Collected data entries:
------------
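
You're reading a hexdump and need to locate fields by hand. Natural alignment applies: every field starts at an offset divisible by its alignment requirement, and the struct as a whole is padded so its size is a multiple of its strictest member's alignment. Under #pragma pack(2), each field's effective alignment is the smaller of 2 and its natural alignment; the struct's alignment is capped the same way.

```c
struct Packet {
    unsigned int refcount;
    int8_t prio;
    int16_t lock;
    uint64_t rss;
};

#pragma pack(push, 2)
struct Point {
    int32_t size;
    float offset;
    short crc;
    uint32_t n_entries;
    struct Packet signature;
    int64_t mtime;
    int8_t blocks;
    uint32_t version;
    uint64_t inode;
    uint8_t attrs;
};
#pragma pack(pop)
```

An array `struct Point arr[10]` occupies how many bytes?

540

Packet: refcount at 0 (size 4, align 4) → ends 4; prio at 4 (size 1, align 1) → ends 5; pad 1 to align 2 for lock; lock at 6 (size 2, align 2) → ends 8; rss at 8 (size 8, align 8) → ends 16; total 16 bytes, alignment 8
size at 0 (size 4, align 2) → ends 4
offset at 4 (size 4, align 2) → ends 8
crc at 8 (size 2, align 2) → ends 10
n_entries at 10 (size 4, align 2) → ends 14
signature at 14 (size 16, align 2) → ends 30
mtime at 30 (size 8, align 2) → ends 38
blocks at 38 (size 1, align 1) → ends 39
pad 1 to align 2 for version
version at 40 (size 4, align 2) → ends 44
inode at 44 (size 8, align 2) → ends 52
attrs at 52 (size 1, align 1) → ends 53
tail pad 1 to reach multiple of 2
total 54 bytes, alignment 2
array of 10: 10 × 54 = 540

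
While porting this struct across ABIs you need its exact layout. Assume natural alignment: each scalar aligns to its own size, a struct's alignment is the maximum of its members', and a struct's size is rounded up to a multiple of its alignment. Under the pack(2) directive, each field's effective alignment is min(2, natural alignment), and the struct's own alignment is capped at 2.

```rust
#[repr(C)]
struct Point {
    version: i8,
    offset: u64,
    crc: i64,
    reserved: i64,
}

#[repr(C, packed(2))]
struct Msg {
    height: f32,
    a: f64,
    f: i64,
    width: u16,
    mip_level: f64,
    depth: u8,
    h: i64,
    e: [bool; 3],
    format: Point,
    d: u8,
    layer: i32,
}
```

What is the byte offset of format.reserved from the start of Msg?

68

Point: version at 0 (size 1, align 1) → ends 1; pad 7 to align 8 for offset; offset at 8 (size 8, align 8) → ends 16; crc at 16 (size 8, align 8) → ends 24; reserved at 24 (size 8, align 8) → ends 32; total 32 bytes, alignment 8
height at 0 (size 4, align 2) → ends 4
a at 4 (size 8, align 2) → ends 12
f at 12 (size 8, align 2) → ends 20
width at 20 (size 2, align 2) → ends 22
mip_level at 22 (size 8, align 2) → ends 30
depth at 30 (size 1, align 1) → ends 31
pad 1 to align 2 for h
h at 32 (size 8, align 2) → ends 40
e at 40 (size 3, align 1) → ends 43
pad 1 to align 2 for format
format at 44 (size 32, align 2) → ends 76
within Point: reserved at 24
44 + 24 = 68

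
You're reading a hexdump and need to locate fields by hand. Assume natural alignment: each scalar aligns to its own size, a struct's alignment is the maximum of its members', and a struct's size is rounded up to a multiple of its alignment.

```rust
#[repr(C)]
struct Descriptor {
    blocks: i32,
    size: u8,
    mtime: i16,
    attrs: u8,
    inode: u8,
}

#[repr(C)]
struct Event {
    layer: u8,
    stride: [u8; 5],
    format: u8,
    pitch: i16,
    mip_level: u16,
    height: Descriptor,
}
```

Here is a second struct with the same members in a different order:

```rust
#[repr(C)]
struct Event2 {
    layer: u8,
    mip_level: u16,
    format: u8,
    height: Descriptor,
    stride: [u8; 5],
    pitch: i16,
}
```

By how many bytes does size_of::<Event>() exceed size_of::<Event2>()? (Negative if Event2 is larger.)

-4

Descriptor: 0..4  blocks  (4B, 4-aligned); 4..5  size  (1B, 1-aligned); 5..6  -- padding (1B); 6..8  mtime  (2B, 2-aligned); 8..9  attrs  (1B, 1-aligned); 9..10  inode  (1B, 1-aligned); 10..12  -- tail padding (2B); sizeof = 12, alignof = 4
0..1  layer  (1B, 1-aligned)
1..6  stride  (5B, 1-aligned)
6..7  format  (1B, 1-aligned)
7..8  -- padding (1B)
8..10  pitch  (2B, 2-aligned)
10..12  mip_level  (2B, 2-aligned)
12..24  height  (12B, 4-aligned)
sizeof = 24, alignof = 4
— Event2 —
0..1  layer  (1B, 1-aligned)
1..2  -- padding (1B)
2..4  mip_level  (2B, 2-aligned)
4..5  format  (1B, 1-aligned)
5..8  -- padding (3B)
8..20  height  (12B, 4-aligned)
20..25  stride  (5B, 1-aligned)
25..26  -- padding (1B)
26..28  pitch  (2B, 2-aligned)
sizeof = 28, alignof = 4
24 − 28 = -4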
------------
About this exercise — Would you write out all of the data exactly as given?

Reply to the task —
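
You're reading a hexdump and need to locate fields by hand. Natural alignment applies: every field starts at an offset divisible by its alignment requirement, and the struct as a whole is padded so its size is a multiple of its strictest member's alignment. Under #pragma pack(2), each field's effective alignment is the smaller of 2 and its natural alignment; the struct's alignment is capped the same way.

```c
struct Packet {
    unsigned int refcount;
    int8_t prio;
    int16_t lock;
    uint64_t rss;
};

#pragma pack(push, 2)
struct Point {
    int32_t size;
    float offset;
    short crc;
    uint32_t n_entries;
    struct Packet signature;
    int64_t mtime;
    int8_t blocks;
    uint32_t version;
    uint64_t inode;
    uint8_t attrs;
};
#pragma pack(pop)
```

An array `struct Point arr[10]` occupies how many bytes?

540

Packet: refcount at 0 (size 4, align 4) → ends 4; prio at 4 (size 1, align 1) → ends 5; pad 1 to align 2 for lock; lock at 6 (size 2, align 2) → ends 8; rss at 8 (size 8, align 8) → ends 16; total 16 bytes, alignment 8
size at 0 (size 4, align 2) → ends 4
offset at 4 (size 4, align 2) → ends 8
crc at 8 (size 2, align 2) → ends 10
n_entries at 10 (size 4, align 2) → ends 14
signature at 14 (size 16, align 2) → ends 30
mtime at 30 (size 8, align 2) → ends 38
blocks at 38 (size 1, align 1) → ends 39
pad 1 to align 2 for version
version at 40 (size 4, align 2) → ends 44
inode at 44 (size 8, align 2) → ends 52
attrs at 52 (size 1, align 1) → ends 53
tail pad 1 to reach multiple of 2
total 54 bytes, alignment 2
array of 10: 10 × 54 = 540

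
While porting this struct across ABIs you need its exact layout. Assume natural alignment: each scalar aligns to its own size, a struct's alignment is the maximum of its members', and a struct's size is rounded up to a multiple of its alignment. Under the pack(2) directive, each field's effective alignment is min(2, natural alignment), and the struct's own alignment is capped at 2.

```rust
#[repr(C)]
struct Point {
    version: i8,
    offset: u64,
    crc: i64,
    reserved: i64,
}

#[repr(C, packed(2))]
struct Msg {
    height: f32,
    a: f64,
    f: i64,
    width: u16,
    mip_level: f64,
    depth: u8,
    h: i64,
    e: [bool; 3],
    format: Point,
    d: u8,
    layer: i32,
}
```

What is the byte offset of format.reserved from the start of Msg?

68

Point: version at 0 (size 1, align 1) → ends 1; pad 7 to align 8 for offset; offset at 8 (size 8, align 8) → ends 16; crc at 16 (size 8, align 8) → ends 24; reserved at 24 (size 8, align 8) → ends 32; total 32 bytes, alignment 8
height at 0 (size 4, align 2) → ends 4
a at 4 (size 8, align 2) → ends 12
f at 12 (size 8, align 2) → ends 20
width at 20 (size 2, align 2) → ends 22
mip_level at 22 (size 8, align 2) → ends 30
depth at 30 (size 1, align 1) → ends 31
pad 1 to align 2 for h
h at 32 (size 8, align 2) → ends 40
e at 40 (size 3, align 1) → ends 43
pad 1 to align 2 for format
format at 44 (size 32, align 2) → ends 76
within Point: reserved at 24
44 + 24 = 68

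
You're reading a hexdump and need to locate fields by hand. Assume natural alignment: each scalar aligns to its own size, a struct's alignment is the maximum of its members', and a struct's size is rounded up to a multiple of its alignment.

```rust
#[repr(C)]
struct Descriptor {
    blocks: i32,
    size: u8,
    mtime: i16,
    attrs: u8,
    inode: u8,
}

#[repr(C)]
struct Event {
    layer: u8,
    stride: [u8; 5],
    format: u8,
    pitch: i16,
    mip_level: u16,
    height: Descriptor,
}
```

Here is a second struct with the same members in a different order:

```rust
#[repr(C)]
struct Event2 {
    layer: u8,
    mip_level: u16,
    format: u8,
    height: Descriptor,
    stride: [u8; 5],
    pitch: i16,
}
```

By how many bytes does size_of::<Event>() exceed size_of::<Event2>()? (Negative if Event2 is larger.)

-4

Descriptor: 0..4  blocks  (4B, 4-aligned); 4..5  size  (1B, 1-aligned); 5..6  -- padding (1B); 6..8  mtime  (2B, 2-aligned); 8..9  attrs  (1B, 1-aligned); 9..10  inode  (1B, 1-aligned); 10..12  -- tail padding (2B); sizeof = 12, alignof = 4
0..1  layer  (1B, 1-aligned)
1..6  stride  (5B, 1-aligned)
6..7  format  (1B, 1-aligned)
7..8  -- padding (1B)
8..10  pitch  (2B, 2-aligned)
10..12  mip_level  (2B, 2-aligned)
12..24  height  (12B, 4-aligned)
sizeof = 24, alignof = 4
— Event2 —
0..1  layer  (1B, 1-aligned)
1..2  -- padding (1B)
2..4  mip_level  (2B, 2-aligned)
4..5  format  (1B, 1-aligned)
5..8  -- padding (3B)
8..20  height  (12B, 4-aligned)
20..25  stride  (5B, 1-aligned)
25..26  -- padding (1B)
26..28  pitch  (2B, 2-aligned)
sizeof = 28, alignof = 4
24 − 28 = -4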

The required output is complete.